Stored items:
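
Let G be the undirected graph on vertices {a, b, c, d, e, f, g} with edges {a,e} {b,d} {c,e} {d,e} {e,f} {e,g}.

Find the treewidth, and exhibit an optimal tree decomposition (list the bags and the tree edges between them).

Treewidth 1.
Bags: B1 = {c, e}  B2 = {d, e}  B3 = {b, d}  B4 = {e, f}  B5 = {a, e}  B6 = {e, g}
Tree: B1–B2, B2–B3, B2–B4, B1–B5, B2–B6

Each bag holds 2 vertices, so the decomposition has width 1, which upper-bounds the treewidth. Any graph with an edge has treewidth ≥ 1, and G has the edge e–c. Therefore the treewidth is 1.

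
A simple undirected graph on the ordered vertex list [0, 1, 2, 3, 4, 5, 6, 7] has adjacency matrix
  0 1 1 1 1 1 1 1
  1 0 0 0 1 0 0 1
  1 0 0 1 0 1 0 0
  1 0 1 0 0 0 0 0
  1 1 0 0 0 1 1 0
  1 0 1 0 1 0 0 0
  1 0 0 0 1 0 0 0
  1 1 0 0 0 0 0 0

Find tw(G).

2

A width-2 tree decomposition is:
Bags: B1 = {0, 4, 6}  B2 = {0, 1, 4}  B3 = {0, 4, 5}  B4 = {0, 2, 5}  B5 = {0, 1, 7}  B6 = {0, 2, 3}
Tree: B1–B2, B1–B3, B3–B4, B2–B5, B4–B6
Every bag has size at most 3, so the width is 3 − 1 = 2 and tw(G) ≤ 2. On the other hand G contains the 3-clique {0, 2, 3}. A clique must lie in a single bag of any decomposition, so no decomposition can have width below 2. The upper and lower bounds meet at 2, so that is the treewidth.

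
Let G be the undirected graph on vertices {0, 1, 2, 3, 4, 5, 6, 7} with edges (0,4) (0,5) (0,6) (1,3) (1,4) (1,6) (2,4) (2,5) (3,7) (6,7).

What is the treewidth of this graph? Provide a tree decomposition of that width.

Treewidth 2.
One optimal decomposition is:
Bags: B1 = {0, 2, 5}  B2 = {0, 2, 4}  B3 = {0, 4, 6}  B4 = {1, 4, 6}  B5 = {1, 6, 7}  B6 = {1, 3, 7}
Tree: B1–B2, B2–B3, B3–B4, B4–B5, B5–B6

Each bag holds 3 vertices, so the decomposition has width 2, which upper-bounds the treewidth. For the lower bound, G contains the cycle 5–2–4–0–5, so G is not a forest; only forests have treewidth ≤ 1, hence tw(G) ≥ 2. Therefore the treewidth is 2.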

## WHAT THE TASK ASKS
Transcribe all of the data, keeping every line identical.

## REPLY TO THE EXERCISE
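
Let G be the undirected graph on vertices {a, b, c, d, e, f, g} with edges {a,e} {b,d} {c,e} {d,e} {e,f} {e,g}.

Find the treewidth, and exhibit an optimal tree decomposition (list the bags and the tree edges between them).

Treewidth 1.
Bags: B1 = {c, e}  B2 = {d, e}  B3 = {b, d}  B4 = {e, f}  B5 = {a, e}  B6 = {e, g}
Tree: B1–B2, B2–B3, B2–B4, B1–B5, B2–B6

Each bag holds 2 vertices, so the decomposition has width 1, which upper-bounds the treewidth. Any graph with an edge has treewidth ≥ 1, and G has the edge e–c. Therefore the treewidth is 1.

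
A simple undirected graph on the ordered vertex list [0, 1, 2, 3, 4, 5, 6, 7] has adjacency matrix
  0 1 1 1 1 1 1 1
  1 0 0 0 1 0 0 1
  1 0 0 1 0 1 0 0
  1 0 1 0 0 0 0 0
  1 1 0 0 0 1 1 0
  1 0 1 0 1 0 0 0
  1 0 0 0 1 0 0 0
  1 1 0 0 0 0 0 0

Find tw(G).

2

A width-2 tree decomposition is:
Bags: B1 = {0, 4, 6}  B2 = {0, 1, 4}  B3 = {0, 4, 5}  B4 = {0, 2, 5}  B5 = {0, 1, 7}  B6 = {0, 2, 3}
Tree: B1–B2, B1–B3, B3–B4, B2–B5, B4–B6
Every bag has size at most 3, so the width is 3 − 1 = 2 and tw(G) ≤ 2. On the other hand G contains the 3-clique {0, 2, 3}. A clique must lie in a single bag of any decomposition, so no decomposition can have width below 2. The upper and lower bounds meet at 2, so that is the treewidth.

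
Let G be the undirected graph on vertices {0, 1, 2, 3, 4, 5, 6, 7} with edges (0,4) (0,5) (0,6) (1,3) (1,4) (1,6) (2,4) (2,5) (3,7) (6,7).

What is the treewidth of this graph? Provide a tree decomposition of that width.

Treewidth 2.
One optimal decomposition is:
Bags: B1 = {0, 2, 5}  B2 = {0, 2, 4}  B3 = {0, 4, 6}  B4 = {1, 4, 6}  B5 = {1, 6, 7}  B6 = {1, 3, 7}
Tree: B1–B2, B2–B3, B3–B4, B4–B5, B5–B6

Each bag holds 3 vertices, so the decomposition has width 2, which upper-bounds the treewidth. For the lower bound, G contains the cycle 5–2–4–0–5, so G is not a forest; only forests have treewidth ≤ 1, hence tw(G) ≥ 2. Therefore the treewidth is 2.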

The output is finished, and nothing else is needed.